◆ **Problem to solve**:
Restate the entries word for word, leaving nothing out.

******

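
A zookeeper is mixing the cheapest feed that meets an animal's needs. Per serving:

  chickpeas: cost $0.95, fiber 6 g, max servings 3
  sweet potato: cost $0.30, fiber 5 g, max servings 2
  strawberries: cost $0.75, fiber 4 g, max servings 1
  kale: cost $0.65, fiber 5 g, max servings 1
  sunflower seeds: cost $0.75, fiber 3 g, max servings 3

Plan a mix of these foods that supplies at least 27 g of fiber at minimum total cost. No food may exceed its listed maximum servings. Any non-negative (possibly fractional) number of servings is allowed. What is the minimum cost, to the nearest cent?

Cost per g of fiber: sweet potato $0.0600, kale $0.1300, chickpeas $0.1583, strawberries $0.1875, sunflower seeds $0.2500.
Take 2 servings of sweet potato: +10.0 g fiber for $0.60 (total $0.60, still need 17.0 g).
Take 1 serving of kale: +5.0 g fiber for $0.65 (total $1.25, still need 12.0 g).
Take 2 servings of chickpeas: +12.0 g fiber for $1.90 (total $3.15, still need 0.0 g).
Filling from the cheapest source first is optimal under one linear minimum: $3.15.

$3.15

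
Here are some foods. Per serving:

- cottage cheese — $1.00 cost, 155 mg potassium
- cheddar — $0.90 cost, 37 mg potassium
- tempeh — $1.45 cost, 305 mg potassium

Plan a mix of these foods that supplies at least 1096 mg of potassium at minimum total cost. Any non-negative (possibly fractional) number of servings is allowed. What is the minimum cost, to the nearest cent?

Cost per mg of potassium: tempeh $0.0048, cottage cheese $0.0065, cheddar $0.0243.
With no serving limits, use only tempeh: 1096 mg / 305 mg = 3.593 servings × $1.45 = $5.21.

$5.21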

******

◆ **Response**:
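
A zookeeper is mixing the cheapest feed that meets an animal's needs. Per serving:

  chickpeas: cost $0.95, fiber 6 g, max servings 3
  sweet potato: cost $0.30, fiber 5 g, max servings 2
  strawberries: cost $0.75, fiber 4 g, max servings 1
  kale: cost $0.65, fiber 5 g, max servings 1
  sunflower seeds: cost $0.75, fiber 3 g, max servings 3

Plan a mix of these foods that supplies at least 27 g of fiber at minimum total cost. No food may exceed its listed maximum servings. Any non-negative (possibly fractional) number of servings is allowed. What is the minimum cost, to the nearest cent?

Cost per g of fiber: sweet potato $0.0600, kale $0.1300, chickpeas $0.1583, strawberries $0.1875, sunflower seeds $0.2500.
Take 2 servings of sweet potato: +10.0 g fiber for $0.60 (total $0.60, still need 17.0 g).
Take 1 serving of kale: +5.0 g fiber for $0.65 (total $1.25, still need 12.0 g).
Take 2 servings of chickpeas: +12.0 g fiber for $1.90 (total $3.15, still need 0.0 g).
Filling from the cheapest source first is optimal under one linear minimum: $3.15.

$3.15

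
Here are some foods. Per serving:

- cottage cheese — $1.00 cost, 155 mg potassium
- cheddar — $0.90 cost, 37 mg potassium
- tempeh — $1.45 cost, 305 mg potassium

Plan a mix of these foods that supplies at least 1096 mg of potassium at minimum total cost. Any non-negative (possibly fractional) number of servings is allowed. What is the minimum cost, to the nearest cent?

Cost per mg of potassium: tempeh $0.0048, cottage cheese $0.0065, cheddar $0.0243.
With no serving limits, use only tempeh: 1096 mg / 305 mg = 3.593 servings × $1.45 = $5.21.

$5.21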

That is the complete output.